◆ **EXERCISE AIM**
An exact, complete copy of the data that follows is needed.

Saved entries
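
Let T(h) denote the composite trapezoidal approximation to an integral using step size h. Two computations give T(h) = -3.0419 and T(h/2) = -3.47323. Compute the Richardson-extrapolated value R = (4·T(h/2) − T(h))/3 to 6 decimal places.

-3.617007

R = (4·T(h/2) − T(h)) / 3 = (4·(-3.47323) − (-3.0419))/3 = (-10.85102)/3 = -3.617007.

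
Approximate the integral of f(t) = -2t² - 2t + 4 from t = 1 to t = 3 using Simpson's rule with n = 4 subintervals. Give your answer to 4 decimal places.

h = (3 − 1)/4 = 0.5.
Nodes t₀,…,t₄ = 1, 1.5, 2, 2.5, 3.
f(t) = -2t² - 2t + 4: f₀=0, f₁=-3.5, f₂=-8, f₃=-13.5, f₄=-20.
(h/3)·[f₀ + 4f₁ + 2f₂ + 4f₃ + f₄] = 0.166667·(-104) = -17.3333.

-17.3333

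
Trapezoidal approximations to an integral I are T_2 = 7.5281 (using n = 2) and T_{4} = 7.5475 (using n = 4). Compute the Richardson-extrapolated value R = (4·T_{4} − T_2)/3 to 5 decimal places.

R = (4·T_{4} − T_2) / 3 = (4·7.5475 − 7.5281)/3 = (22.6619)/3 = 7.55397.

7.55397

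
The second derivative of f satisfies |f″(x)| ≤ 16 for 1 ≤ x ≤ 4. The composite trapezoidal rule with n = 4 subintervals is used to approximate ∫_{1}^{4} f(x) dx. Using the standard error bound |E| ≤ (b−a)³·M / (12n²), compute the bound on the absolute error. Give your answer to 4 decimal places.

2.2500

|E| ≤ (3)³·16 / (12·4²) = 432/192 = 2.2500.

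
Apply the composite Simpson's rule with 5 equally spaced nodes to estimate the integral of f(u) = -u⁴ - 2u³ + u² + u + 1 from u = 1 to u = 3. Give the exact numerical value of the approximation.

h = (3 − 1)/4 = 0.5.
Nodes u₀,…,u₄ = 1, 1.5, 2, 2.5, 3.
f(u) = -u⁴ - 2u³ + u² + u + 1: f₀=0, f₁=-7.0625, f₂=-25, f₃=-60.5625, f₄=-122.
(h/3)·[f₀ + 4f₁ + 2f₂ + 4f₃ + f₄] = 0.166667·(-442.5) = -73.75.

-73.75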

◆ **REPLY TO THE EXERCISE**
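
Let T(h) denote the composite trapezoidal approximation to an integral using step size h. Two computations give T(h) = -3.0419 and T(h/2) = -3.47323. Compute the Richardson-extrapolated value R = (4·T(h/2) − T(h))/3 to 6 decimal places.

-3.617007

R = (4·T(h/2) − T(h)) / 3 = (4·(-3.47323) − (-3.0419))/3 = (-10.85102)/3 = -3.617007.

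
Approximate the integral of f(t) = -2t² - 2t + 4 from t = 1 to t = 3 using Simpson's rule with n = 4 subintervals. Give your answer to 4 decimal places.

h = (3 − 1)/4 = 0.5.
Nodes t₀,…,t₄ = 1, 1.5, 2, 2.5, 3.
f(t) = -2t² - 2t + 4: f₀=0, f₁=-3.5, f₂=-8, f₃=-13.5, f₄=-20.
(h/3)·[f₀ + 4f₁ + 2f₂ + 4f₃ + f₄] = 0.166667·(-104) = -17.3333.

-17.3333

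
Trapezoidal approximations to an integral I are T_2 = 7.5281 (using n = 2) and T_{4} = 7.5475 (using n = 4). Compute the Richardson-extrapolated value R = (4·T_{4} − T_2)/3 to 5 decimal places.

R = (4·T_{4} − T_2) / 3 = (4·7.5475 − 7.5281)/3 = (22.6619)/3 = 7.55397.

7.55397

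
The second derivative of f satisfies |f″(x)| ≤ 16 for 1 ≤ x ≤ 4. The composite trapezoidal rule with n = 4 subintervals is used to approximate ∫_{1}^{4} f(x) dx. Using the standard error bound |E| ≤ (b−a)³·M / (12n²), compute the bound on the absolute error. Give your answer to 4 decimal places.

2.2500

|E| ≤ (3)³·16 / (12·4²) = 432/192 = 2.2500.

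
Apply the composite Simpson's rule with 5 equally spaced nodes to estimate the integral of f(u) = -u⁴ - 2u³ + u² + u + 1 from u = 1 to u = 3. Give the exact numerical value of the approximation.

h = (3 − 1)/4 = 0.5.
Nodes u₀,…,u₄ = 1, 1.5, 2, 2.5, 3.
f(u) = -u⁴ - 2u³ + u² + u + 1: f₀=0, f₁=-7.0625, f₂=-25, f₃=-60.5625, f₄=-122.
(h/3)·[f₀ + 4f₁ + 2f₂ + 4f₃ + f₄] = 0.166667·(-442.5) = -73.75.

-73.75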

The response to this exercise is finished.